| TASK OBJECTIVE |
Give the lines below again exactly, starting with the line that holds "Given that g" and going on through the line that holds "p = 15559, g".
Content starts
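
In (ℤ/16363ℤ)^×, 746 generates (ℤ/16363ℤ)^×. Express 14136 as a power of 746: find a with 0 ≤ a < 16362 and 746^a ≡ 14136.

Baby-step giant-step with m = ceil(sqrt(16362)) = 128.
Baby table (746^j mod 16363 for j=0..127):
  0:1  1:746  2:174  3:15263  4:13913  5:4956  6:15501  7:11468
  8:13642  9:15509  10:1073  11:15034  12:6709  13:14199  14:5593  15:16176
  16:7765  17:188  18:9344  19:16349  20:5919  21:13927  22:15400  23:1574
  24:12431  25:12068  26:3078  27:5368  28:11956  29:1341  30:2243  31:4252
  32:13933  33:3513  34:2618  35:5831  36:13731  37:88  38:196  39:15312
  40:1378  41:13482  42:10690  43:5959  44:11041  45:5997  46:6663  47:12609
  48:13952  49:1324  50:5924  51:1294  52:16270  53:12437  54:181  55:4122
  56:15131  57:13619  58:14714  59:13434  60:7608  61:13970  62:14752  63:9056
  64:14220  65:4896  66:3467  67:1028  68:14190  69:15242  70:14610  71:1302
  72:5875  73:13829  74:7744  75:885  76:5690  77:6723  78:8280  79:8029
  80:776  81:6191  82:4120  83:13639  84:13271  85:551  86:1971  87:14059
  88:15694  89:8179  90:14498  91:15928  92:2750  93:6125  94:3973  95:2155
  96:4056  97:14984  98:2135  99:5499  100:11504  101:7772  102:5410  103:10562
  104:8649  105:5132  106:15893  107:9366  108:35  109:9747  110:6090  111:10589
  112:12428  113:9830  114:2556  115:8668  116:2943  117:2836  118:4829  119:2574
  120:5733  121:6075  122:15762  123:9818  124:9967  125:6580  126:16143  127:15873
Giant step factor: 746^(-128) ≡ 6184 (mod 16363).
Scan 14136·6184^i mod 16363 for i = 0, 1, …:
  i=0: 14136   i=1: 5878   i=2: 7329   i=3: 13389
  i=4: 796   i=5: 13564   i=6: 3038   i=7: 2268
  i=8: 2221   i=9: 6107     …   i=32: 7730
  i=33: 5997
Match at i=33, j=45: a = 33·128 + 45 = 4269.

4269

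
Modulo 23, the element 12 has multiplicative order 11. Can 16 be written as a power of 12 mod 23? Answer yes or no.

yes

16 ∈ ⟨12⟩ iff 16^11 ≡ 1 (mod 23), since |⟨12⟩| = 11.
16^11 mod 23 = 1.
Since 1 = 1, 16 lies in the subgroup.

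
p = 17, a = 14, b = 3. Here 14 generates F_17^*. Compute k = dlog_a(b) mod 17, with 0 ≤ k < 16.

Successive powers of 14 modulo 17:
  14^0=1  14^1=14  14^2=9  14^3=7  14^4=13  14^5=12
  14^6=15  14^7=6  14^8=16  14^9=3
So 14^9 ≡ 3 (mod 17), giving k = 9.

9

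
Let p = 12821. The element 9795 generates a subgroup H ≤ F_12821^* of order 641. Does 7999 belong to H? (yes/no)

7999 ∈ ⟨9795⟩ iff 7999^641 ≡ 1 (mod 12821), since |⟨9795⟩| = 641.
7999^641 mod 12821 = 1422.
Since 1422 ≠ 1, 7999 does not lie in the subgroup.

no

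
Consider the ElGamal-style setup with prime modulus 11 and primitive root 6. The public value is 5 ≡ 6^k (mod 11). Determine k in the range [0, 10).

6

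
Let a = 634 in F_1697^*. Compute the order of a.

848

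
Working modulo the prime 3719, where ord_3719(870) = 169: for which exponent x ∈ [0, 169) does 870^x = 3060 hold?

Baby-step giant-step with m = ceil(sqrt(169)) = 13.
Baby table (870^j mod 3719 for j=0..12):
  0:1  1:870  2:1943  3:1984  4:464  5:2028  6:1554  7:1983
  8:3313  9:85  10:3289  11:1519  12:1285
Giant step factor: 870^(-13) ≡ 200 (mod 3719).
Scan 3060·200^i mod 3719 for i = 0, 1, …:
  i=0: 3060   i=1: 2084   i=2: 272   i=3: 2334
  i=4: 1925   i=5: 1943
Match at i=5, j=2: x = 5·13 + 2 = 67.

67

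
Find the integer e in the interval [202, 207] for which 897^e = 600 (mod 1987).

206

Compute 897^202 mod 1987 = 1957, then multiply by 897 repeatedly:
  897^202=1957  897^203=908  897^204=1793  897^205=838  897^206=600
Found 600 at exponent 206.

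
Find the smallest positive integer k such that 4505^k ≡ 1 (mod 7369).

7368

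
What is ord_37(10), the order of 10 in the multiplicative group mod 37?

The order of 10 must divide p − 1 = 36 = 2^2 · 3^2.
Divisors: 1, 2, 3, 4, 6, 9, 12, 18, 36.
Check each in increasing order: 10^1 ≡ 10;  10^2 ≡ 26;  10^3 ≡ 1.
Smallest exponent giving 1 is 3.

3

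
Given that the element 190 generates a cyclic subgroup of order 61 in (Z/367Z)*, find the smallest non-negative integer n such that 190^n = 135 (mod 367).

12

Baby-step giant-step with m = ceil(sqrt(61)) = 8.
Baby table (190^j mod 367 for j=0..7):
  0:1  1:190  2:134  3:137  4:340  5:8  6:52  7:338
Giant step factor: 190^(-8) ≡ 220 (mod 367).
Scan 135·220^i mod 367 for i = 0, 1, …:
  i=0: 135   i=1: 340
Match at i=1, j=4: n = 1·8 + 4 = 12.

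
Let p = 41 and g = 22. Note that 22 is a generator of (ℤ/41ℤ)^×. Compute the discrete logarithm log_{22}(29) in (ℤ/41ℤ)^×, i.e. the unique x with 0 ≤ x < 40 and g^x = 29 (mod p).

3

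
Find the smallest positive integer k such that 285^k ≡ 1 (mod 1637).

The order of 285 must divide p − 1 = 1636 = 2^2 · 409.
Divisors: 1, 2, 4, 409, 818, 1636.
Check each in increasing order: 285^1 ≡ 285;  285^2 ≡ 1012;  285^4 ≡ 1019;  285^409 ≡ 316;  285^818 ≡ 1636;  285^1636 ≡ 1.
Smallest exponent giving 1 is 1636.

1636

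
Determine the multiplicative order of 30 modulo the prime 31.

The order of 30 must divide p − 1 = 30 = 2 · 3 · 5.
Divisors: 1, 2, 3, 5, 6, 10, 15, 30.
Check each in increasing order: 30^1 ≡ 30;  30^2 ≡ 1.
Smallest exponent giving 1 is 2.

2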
Content ends
Content starts
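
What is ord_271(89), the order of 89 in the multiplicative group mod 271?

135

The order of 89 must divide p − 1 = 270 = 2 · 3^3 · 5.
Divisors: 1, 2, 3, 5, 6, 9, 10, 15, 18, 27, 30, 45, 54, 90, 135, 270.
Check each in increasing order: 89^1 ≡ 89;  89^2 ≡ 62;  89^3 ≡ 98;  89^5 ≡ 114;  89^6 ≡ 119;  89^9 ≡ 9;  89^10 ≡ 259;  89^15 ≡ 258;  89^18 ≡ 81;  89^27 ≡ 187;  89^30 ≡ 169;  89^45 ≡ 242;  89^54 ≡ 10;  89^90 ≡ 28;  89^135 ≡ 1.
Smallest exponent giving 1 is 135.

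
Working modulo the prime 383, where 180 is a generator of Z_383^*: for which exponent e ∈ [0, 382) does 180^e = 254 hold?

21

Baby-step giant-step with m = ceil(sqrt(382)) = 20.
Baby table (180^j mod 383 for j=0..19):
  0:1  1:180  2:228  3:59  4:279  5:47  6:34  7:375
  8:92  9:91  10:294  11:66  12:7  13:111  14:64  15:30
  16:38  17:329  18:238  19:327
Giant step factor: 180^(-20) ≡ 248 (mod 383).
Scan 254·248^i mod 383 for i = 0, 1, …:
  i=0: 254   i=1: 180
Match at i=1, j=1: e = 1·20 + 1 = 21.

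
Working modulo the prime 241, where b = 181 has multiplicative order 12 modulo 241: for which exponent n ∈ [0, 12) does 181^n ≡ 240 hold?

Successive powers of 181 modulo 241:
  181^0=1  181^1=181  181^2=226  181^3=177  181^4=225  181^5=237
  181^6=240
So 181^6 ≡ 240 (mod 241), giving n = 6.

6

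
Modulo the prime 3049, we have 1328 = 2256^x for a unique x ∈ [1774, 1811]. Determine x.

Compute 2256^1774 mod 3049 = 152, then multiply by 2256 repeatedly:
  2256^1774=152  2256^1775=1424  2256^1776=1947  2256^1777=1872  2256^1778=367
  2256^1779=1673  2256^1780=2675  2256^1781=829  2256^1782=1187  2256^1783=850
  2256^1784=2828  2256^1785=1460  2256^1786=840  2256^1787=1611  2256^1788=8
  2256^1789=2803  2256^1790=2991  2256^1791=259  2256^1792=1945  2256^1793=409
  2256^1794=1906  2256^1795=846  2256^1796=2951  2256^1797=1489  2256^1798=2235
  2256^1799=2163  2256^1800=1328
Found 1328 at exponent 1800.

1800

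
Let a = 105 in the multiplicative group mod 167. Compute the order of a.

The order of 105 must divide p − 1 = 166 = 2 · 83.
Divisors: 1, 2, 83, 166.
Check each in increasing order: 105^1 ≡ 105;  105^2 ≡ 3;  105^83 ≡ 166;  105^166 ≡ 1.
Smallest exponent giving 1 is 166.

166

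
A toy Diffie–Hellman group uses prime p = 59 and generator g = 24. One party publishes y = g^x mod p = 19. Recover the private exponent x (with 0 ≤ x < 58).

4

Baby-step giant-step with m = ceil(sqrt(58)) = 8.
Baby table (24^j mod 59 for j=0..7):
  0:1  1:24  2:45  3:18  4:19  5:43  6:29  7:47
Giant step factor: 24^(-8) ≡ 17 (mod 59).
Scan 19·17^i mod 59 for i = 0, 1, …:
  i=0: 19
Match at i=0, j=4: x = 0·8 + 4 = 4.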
Content ends
Content starts
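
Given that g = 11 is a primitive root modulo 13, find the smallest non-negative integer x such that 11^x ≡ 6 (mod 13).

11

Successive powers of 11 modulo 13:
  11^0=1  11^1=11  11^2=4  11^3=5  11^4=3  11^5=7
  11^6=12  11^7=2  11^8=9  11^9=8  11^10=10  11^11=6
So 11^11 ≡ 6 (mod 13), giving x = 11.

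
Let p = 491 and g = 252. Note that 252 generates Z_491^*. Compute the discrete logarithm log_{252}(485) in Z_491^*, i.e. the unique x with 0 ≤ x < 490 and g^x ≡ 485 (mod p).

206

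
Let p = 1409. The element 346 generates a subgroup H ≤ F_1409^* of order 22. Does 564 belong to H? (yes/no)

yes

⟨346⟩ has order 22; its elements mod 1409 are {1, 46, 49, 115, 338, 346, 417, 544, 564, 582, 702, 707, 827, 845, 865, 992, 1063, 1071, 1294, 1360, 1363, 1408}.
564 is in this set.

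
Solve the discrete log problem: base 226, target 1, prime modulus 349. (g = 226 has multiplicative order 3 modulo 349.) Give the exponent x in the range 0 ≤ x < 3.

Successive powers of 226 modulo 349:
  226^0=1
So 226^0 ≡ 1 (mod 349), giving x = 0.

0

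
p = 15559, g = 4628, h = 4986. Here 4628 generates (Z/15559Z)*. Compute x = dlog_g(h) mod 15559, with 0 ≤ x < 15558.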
Content ends
| EXERCISE RESULT |
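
Given that g = 11 is a primitive root modulo 13, find the smallest non-negative integer x such that 11^x ≡ 6 (mod 13).

11

Successive powers of 11 modulo 13:
  11^0=1  11^1=11  11^2=4  11^3=5  11^4=3  11^5=7
  11^6=12  11^7=2  11^8=9  11^9=8  11^10=10  11^11=6
So 11^11 ≡ 6 (mod 13), giving x = 11.

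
Let p = 491 and g = 252. Note that 252 generates Z_491^*. Compute the discrete logarithm log_{252}(485) in Z_491^*, i.e. the unique x with 0 ≤ x < 490 and g^x ≡ 485 (mod p).

206

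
Let p = 1409. The element 346 generates a subgroup H ≤ F_1409^* of order 22. Does 564 belong to H? (yes/no)

yes

⟨346⟩ has order 22; its elements mod 1409 are {1, 46, 49, 115, 338, 346, 417, 544, 564, 582, 702, 707, 827, 845, 865, 992, 1063, 1071, 1294, 1360, 1363, 1408}.
564 is in this set.

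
Solve the discrete log problem: base 226, target 1, prime modulus 349. (g = 226 has multiplicative order 3 modulo 349.) Give the exponent x in the range 0 ≤ x < 3.

Successive powers of 226 modulo 349:
  226^0=1
So 226^0 ≡ 1 (mod 349), giving x = 0.

0

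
p = 15559, g = 4628, h = 4986. Here 4628 generates (Z/15559Z)*. Compute x = dlog_g(h) mod 15559, with 0 ≤ x < 15558.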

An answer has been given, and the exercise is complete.